Problem description
Among the lines of the records, find all that carry the word "over" and copy them.

== Records for this task ==

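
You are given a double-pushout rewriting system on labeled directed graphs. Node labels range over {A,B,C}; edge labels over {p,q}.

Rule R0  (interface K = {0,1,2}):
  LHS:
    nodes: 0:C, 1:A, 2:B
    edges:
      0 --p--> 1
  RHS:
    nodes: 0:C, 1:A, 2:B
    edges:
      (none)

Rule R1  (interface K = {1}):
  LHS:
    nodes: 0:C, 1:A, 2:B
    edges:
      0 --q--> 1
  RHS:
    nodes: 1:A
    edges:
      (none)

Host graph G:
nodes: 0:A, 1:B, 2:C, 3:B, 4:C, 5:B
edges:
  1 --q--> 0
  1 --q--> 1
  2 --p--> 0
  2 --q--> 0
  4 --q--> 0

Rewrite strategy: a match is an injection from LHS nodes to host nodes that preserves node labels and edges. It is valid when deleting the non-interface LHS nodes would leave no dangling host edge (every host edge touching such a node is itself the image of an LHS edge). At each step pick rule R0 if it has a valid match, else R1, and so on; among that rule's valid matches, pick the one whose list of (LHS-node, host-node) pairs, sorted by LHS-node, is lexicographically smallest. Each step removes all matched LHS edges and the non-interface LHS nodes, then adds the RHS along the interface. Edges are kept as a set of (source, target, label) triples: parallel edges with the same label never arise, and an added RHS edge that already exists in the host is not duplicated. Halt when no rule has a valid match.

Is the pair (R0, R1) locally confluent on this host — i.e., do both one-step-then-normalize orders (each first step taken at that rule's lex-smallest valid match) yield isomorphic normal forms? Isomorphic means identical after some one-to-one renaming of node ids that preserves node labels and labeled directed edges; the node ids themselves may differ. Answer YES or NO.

Answer: YES

Rewrite trace:
branch R0-first: apply at {0↦2, 1↦0, 2↦1} → |E|=4, then 2 more step(s) → NF |V|=2 |E|=2 V={0:A, 1:B} E=1-q->0 1-q->1
branch R1-first: apply at {0↦4, 1↦0, 2↦3} → |E|=4, then 2 more step(s) → NF |V|=2 |E|=2 V={0:A, 1:B} E=1-q->0 1-q->1
graphs isomorphic (equal up to label-preserving node renaming)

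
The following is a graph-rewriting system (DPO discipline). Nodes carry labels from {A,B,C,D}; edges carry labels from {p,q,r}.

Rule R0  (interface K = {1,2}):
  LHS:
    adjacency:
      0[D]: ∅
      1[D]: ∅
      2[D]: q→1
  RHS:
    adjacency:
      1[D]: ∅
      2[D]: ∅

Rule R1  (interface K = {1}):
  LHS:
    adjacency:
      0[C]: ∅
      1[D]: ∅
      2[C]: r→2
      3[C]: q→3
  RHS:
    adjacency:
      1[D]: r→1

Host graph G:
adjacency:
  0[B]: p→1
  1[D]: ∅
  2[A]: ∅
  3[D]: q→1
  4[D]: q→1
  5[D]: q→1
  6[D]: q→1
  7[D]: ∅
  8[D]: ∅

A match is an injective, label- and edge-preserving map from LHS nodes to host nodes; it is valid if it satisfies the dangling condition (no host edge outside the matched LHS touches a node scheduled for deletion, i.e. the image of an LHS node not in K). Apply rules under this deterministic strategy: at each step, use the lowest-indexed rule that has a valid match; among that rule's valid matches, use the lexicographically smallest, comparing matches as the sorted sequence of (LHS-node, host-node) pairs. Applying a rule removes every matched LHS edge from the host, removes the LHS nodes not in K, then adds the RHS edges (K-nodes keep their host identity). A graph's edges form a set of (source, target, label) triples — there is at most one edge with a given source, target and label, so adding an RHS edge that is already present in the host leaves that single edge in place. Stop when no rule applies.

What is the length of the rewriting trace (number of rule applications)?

initial: |V|=9 |E|=5  E = 0-p->1 3-q->1 4-q->1 5-q->1 6-q->1
step 1: apply R0 at {0↦7, 1↦1, 2↦3}  → |V|=8 |E|=4  E = 0-p->1 4-q->1 5-q->1 6-q->1
step 2: apply R0 at {0↦3, 1↦1, 2↦4}  → |V|=7 |E|=3  E = 0-p->1 5-q->1 6-q->1
step 3: apply R0 at {0↦4, 1↦1, 2↦5}  → |V|=6 |E|=2  E = 0-p->1 6-q->1
step 4: apply R0 at {0↦5, 1↦1, 2↦6}  → |V|=5 |E|=1  E = 0-p->1
final graph: no rule applies after step 4

Answer: 4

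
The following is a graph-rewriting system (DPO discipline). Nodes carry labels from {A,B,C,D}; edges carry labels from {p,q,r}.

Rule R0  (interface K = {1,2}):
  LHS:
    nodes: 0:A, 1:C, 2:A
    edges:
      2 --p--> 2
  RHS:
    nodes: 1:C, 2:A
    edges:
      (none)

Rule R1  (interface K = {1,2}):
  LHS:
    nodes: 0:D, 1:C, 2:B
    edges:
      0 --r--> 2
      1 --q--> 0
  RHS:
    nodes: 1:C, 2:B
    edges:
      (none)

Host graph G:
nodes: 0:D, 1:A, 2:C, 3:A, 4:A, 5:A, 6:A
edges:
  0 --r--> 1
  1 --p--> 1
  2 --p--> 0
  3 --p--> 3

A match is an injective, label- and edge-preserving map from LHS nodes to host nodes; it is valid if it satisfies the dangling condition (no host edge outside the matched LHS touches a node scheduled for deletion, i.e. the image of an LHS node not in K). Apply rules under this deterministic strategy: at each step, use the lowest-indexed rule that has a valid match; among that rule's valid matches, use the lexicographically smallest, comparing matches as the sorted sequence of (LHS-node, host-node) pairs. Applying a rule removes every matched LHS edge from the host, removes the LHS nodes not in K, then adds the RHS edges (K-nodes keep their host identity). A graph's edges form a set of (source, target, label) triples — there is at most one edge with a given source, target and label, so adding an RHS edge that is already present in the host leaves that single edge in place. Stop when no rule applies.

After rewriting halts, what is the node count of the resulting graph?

initial: |V|=7 |E|=4  E = 0-r->1 1-p->1 2-p->0 3-p->3
step 1: apply R0 at {0↦4, 1↦2, 2↦1}  → |V|=6 |E|=3  E = 0-r->1 2-p->0 3-p->3
step 2: apply R0 at {0↦5, 1↦2, 2↦3}  → |V|=5 |E|=2  E = 0-r->1 2-p->0
normal form: no rule applies after step 2
NF nodes: {0:D, 1:A, 2:C, 3:A, 6:A}

Answer: 5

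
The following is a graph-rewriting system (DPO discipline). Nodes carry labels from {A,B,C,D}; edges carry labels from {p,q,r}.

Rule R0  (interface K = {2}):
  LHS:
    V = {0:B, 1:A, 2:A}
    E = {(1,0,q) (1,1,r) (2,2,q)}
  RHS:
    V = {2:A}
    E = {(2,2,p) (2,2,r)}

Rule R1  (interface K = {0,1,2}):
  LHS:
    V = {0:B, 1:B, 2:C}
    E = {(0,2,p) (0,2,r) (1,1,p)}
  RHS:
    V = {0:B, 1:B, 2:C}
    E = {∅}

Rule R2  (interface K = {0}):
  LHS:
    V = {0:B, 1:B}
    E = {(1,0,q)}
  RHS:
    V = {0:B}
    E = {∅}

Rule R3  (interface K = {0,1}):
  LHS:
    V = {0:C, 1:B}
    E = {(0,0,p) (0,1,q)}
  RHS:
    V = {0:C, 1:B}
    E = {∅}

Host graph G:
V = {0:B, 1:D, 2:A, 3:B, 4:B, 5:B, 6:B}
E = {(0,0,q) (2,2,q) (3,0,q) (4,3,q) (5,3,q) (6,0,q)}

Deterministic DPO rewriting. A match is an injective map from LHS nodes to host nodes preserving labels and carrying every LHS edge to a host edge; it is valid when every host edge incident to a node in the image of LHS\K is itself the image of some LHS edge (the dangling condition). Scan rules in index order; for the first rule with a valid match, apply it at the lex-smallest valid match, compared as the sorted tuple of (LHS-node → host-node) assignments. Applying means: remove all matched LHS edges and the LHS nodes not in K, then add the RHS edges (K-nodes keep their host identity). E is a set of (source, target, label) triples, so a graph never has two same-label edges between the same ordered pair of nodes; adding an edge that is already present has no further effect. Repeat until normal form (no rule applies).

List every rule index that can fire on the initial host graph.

Answer: [R2]

Derivation:
R0: no valid match — LHS pattern not found
R1: no valid match — LHS pattern not found
R2: 3 valid matches — {0↦0, 1↦6}, {0↦3, 1↦4}, {0↦3, 1↦5}
R3: no valid match — LHS pattern not found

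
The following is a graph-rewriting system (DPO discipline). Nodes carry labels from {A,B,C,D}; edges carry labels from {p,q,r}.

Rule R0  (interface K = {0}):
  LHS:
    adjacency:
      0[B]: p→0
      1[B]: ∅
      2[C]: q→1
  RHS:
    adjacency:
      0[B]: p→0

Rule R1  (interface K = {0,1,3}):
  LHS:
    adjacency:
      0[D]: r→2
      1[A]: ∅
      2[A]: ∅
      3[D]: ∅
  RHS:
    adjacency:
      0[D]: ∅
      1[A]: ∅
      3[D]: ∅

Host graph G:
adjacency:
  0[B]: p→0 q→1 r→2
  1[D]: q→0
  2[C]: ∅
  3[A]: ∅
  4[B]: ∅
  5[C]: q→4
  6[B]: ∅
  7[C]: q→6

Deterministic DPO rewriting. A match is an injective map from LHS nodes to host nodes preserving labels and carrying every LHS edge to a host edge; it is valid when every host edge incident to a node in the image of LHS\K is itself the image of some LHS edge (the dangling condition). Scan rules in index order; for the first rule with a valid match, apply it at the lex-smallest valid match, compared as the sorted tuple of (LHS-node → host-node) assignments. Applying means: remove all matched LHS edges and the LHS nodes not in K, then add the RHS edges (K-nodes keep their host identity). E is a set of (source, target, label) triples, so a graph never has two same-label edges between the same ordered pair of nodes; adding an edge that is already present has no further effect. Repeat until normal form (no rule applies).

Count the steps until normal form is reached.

Answer: 2

Rewrite trace:
[0] host  ⇒  8 nodes, 6 edges  {0-p->0 0-q->1 0-r->2 1-q->0 5-q->4 7-q->6}
[1] R0 @ {0↦0, 1↦4, 2↦5}  ⇒  6 nodes, 5 edges  {0-p->0 0-q->1 0-r->2 1-q->0 7-q->6}
[2] R0 @ {0↦0, 1↦6, 2↦7}  ⇒  4 nodes, 4 edges  {0-p->0 0-q->1 0-r->2 1-q->0}
final graph: no rule applies after step 2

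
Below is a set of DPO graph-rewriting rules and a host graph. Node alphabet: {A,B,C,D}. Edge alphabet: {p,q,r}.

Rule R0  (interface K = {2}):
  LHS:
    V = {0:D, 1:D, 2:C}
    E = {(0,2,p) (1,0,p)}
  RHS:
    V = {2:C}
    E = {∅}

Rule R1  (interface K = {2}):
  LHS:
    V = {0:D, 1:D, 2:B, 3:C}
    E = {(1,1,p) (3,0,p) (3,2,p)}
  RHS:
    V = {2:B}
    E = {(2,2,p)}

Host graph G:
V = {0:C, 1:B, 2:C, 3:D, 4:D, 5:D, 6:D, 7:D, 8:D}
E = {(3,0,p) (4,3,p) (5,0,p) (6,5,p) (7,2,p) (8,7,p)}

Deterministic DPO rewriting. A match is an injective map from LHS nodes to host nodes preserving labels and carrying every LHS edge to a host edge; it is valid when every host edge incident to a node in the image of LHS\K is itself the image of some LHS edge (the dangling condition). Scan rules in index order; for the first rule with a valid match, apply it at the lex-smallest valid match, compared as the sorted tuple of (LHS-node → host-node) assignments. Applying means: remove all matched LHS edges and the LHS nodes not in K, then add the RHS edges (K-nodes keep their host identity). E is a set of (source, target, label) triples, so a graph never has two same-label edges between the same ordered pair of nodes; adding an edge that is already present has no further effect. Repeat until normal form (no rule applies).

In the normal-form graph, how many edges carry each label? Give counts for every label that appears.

Answer: (no edges)

Steps:
[0] host  ⇒  9 nodes, 6 edges  {3-p->0 4-p->3 5-p->0 6-p->5 7-p->2 8-p->7}
[1] R0 @ {0↦3, 1↦4, 2↦0}  ⇒  7 nodes, 4 edges  {5-p->0 6-p->5 7-p->2 8-p->7}
[2] R0 @ {0↦5, 1↦6, 2↦0}  ⇒  5 nodes, 2 edges  {7-p->2 8-p->7}
[3] R0 @ {0↦7, 1↦8, 2↦2}  ⇒  3 nodes, 0 edges  {∅}
final graph: no rule applies after step 3
NF edges: []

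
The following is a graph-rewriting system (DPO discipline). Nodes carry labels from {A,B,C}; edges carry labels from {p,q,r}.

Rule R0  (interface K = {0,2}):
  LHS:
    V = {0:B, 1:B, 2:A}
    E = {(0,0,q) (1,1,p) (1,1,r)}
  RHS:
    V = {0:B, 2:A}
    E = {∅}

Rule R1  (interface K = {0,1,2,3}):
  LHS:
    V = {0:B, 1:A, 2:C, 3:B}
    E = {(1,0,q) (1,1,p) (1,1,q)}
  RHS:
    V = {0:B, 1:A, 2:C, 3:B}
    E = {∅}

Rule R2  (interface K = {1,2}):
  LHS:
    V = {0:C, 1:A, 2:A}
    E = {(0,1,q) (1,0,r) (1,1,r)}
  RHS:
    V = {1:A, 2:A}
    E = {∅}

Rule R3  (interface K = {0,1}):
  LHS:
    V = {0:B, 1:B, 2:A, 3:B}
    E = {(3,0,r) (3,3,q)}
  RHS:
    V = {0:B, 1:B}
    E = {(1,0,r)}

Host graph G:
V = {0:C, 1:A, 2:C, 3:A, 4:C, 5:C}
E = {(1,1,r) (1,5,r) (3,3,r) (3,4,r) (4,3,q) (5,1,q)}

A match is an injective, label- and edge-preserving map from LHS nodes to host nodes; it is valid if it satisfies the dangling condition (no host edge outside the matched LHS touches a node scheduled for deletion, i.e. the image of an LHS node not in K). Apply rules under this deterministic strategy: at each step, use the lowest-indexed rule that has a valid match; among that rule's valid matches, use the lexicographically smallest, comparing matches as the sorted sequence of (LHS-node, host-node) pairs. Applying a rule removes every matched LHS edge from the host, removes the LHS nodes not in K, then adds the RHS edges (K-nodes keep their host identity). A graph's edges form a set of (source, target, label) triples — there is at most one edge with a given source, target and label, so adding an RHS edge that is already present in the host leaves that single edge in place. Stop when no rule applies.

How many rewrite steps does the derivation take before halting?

Answer: 2

Derivation:
initial: |V|=6 |E|=6  E = 1-r->1 1-r->5 3-r->3 3-r->4 4-q->3 5-q->1
step 1: apply R2 at {0↦4, 1↦3, 2↦1}  → |V|=5 |E|=3  E = 1-r->1 1-r->5 5-q->1
step 2: apply R2 at {0↦5, 1↦1, 2↦3}  → |V|=4 |E|=0  E = ∅
halt: no rule applies after step 2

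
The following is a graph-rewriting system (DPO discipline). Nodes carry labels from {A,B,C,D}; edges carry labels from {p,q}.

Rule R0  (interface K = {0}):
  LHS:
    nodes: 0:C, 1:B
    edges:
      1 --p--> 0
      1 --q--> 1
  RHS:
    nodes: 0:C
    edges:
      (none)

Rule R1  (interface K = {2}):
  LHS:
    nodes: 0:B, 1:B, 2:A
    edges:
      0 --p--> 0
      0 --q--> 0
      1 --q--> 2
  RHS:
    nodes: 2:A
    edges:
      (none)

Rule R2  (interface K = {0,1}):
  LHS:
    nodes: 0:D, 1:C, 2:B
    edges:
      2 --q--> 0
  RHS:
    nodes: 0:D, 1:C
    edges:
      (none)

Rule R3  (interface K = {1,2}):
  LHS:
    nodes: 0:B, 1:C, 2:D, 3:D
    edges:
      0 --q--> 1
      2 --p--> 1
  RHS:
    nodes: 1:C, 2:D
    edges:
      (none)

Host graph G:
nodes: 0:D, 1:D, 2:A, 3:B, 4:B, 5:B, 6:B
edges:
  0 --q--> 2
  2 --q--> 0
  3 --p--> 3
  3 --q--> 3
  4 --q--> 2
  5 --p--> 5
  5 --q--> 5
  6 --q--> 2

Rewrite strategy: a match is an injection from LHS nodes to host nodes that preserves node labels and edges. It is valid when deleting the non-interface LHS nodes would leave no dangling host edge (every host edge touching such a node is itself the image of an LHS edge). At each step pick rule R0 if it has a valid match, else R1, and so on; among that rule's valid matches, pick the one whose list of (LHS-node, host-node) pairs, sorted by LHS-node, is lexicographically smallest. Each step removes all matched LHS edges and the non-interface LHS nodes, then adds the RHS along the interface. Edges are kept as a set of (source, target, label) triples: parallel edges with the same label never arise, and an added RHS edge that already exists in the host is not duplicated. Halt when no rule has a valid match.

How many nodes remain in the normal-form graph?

Answer: 3

Rewrite trace:
[0] host  ⇒  7 nodes, 8 edges  {0-q->2 2-q->0 3-p->3 3-q->3 4-q->2 5-p->5 5-q->5 6-q->2}
[1] R1 @ {0↦3, 1↦4, 2↦2}  ⇒  5 nodes, 5 edges  {0-q->2 2-q->0 5-p->5 5-q->5 6-q->2}
[2] R1 @ {0↦5, 1↦6, 2↦2}  ⇒  3 nodes, 2 edges  {0-q->2 2-q->0}
halt: no rule applies after step 2
NF nodes: {0:D, 1:D, 2:A}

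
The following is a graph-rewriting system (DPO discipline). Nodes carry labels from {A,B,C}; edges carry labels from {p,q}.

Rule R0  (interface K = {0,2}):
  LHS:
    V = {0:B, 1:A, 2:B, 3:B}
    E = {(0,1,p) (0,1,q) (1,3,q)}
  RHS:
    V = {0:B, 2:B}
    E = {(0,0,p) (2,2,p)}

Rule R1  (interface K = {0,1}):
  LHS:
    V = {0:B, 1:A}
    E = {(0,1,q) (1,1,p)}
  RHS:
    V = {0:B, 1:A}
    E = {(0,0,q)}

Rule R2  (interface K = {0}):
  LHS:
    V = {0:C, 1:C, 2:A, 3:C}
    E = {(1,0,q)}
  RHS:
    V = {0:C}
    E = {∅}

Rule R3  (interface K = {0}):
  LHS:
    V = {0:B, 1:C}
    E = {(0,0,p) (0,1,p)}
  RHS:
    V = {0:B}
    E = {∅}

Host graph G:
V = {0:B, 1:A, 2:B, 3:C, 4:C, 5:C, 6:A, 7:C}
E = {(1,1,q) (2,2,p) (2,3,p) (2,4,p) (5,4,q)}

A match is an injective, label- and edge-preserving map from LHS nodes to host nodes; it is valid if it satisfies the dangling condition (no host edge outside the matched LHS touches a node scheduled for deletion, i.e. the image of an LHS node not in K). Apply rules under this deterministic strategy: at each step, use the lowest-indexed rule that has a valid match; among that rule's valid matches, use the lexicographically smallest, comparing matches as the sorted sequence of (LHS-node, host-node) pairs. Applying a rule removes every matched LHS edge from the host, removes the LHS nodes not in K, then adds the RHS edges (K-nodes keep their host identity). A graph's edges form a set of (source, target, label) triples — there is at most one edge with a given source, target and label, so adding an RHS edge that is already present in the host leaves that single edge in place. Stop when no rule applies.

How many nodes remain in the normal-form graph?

initial: |V|=8 |E|=5  E = 1-q->1 2-p->2 2-p->3 2-p->4 5-q->4
step 1: apply R2 at {0↦4, 1↦5, 2↦6, 3↦7}  → |V|=5 |E|=4  E = 1-q->1 2-p->2 2-p->3 2-p->4
step 2: apply R3 at {0↦2, 1↦3}  → |V|=4 |E|=2  E = 1-q->1 2-p->4
halt: no rule applies after step 2
NF nodes: {0:B, 1:A, 2:B, 4:C}

Answer: 4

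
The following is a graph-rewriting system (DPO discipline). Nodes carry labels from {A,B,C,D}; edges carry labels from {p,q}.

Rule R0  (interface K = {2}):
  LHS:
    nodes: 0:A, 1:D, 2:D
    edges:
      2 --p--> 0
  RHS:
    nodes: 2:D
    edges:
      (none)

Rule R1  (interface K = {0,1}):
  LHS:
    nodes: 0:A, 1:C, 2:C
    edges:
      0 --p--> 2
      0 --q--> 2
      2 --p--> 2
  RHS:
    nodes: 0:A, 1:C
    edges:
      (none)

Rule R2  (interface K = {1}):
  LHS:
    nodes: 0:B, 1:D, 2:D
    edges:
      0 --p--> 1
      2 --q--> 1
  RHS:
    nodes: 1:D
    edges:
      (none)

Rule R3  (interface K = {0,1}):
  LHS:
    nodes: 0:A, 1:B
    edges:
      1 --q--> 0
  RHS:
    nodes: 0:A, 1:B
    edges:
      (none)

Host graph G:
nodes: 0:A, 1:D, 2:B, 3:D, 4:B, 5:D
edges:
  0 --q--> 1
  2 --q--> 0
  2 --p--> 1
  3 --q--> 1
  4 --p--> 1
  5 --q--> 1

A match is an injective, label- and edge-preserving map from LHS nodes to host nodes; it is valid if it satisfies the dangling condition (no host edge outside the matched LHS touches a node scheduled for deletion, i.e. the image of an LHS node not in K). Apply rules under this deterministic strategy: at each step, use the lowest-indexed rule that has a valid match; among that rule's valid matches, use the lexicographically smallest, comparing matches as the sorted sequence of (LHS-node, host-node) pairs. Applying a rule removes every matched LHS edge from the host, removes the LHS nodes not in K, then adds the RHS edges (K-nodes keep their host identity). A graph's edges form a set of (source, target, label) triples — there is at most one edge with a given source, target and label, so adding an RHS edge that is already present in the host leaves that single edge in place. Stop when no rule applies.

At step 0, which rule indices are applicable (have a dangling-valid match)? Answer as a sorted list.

Answer: [R2,R3]

Derivation:
R0: no valid match — LHS pattern not found
R1: no valid match — LHS pattern not found
R2: 2 valid matches — {0↦4, 1↦1, 2↦3}, {0↦4, 1↦1, 2↦5}
R3: 1 valid match — {0↦0, 1↦2}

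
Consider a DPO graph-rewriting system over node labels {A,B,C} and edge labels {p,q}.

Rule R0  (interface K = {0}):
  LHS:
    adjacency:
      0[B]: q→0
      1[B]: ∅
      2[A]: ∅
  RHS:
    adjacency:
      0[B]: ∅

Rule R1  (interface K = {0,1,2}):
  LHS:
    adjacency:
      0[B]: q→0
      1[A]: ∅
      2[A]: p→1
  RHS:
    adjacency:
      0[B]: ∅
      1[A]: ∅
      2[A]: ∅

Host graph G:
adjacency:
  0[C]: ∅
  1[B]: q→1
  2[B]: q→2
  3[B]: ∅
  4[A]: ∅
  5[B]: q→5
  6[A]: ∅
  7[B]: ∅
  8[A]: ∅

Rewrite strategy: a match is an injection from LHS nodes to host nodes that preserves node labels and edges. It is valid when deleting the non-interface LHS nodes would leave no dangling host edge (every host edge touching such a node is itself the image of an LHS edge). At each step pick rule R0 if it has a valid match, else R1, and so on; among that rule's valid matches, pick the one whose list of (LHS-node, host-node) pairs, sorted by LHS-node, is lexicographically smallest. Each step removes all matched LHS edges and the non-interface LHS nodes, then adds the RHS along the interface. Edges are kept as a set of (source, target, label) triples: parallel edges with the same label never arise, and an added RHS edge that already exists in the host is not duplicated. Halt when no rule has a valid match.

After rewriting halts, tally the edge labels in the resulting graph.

Answer: (no edges)

Derivation:
initial: |V|=9 |E|=3  E = 1-q->1 2-q->2 5-q->5
step 1: apply R0 at {0↦1, 1↦3, 2↦4}  → |V|=7 |E|=2  E = 2-q->2 5-q->5
step 2: apply R0 at {0↦2, 1↦1, 2↦6}  → |V|=5 |E|=1  E = 5-q->5
step 3: apply R0 at {0↦5, 1↦2, 2↦8}  → |V|=3 |E|=0  E = ∅
halt: no rule applies after step 3
NF edges: []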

===

Task solution
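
You are given a double-pushout rewriting system on labeled directed graphs. Node labels range over {A,B,C}; edge labels over {p,q}.
Consider a DPO graph-rewriting system over node labels {A,B,C} and edge labels {p,q}.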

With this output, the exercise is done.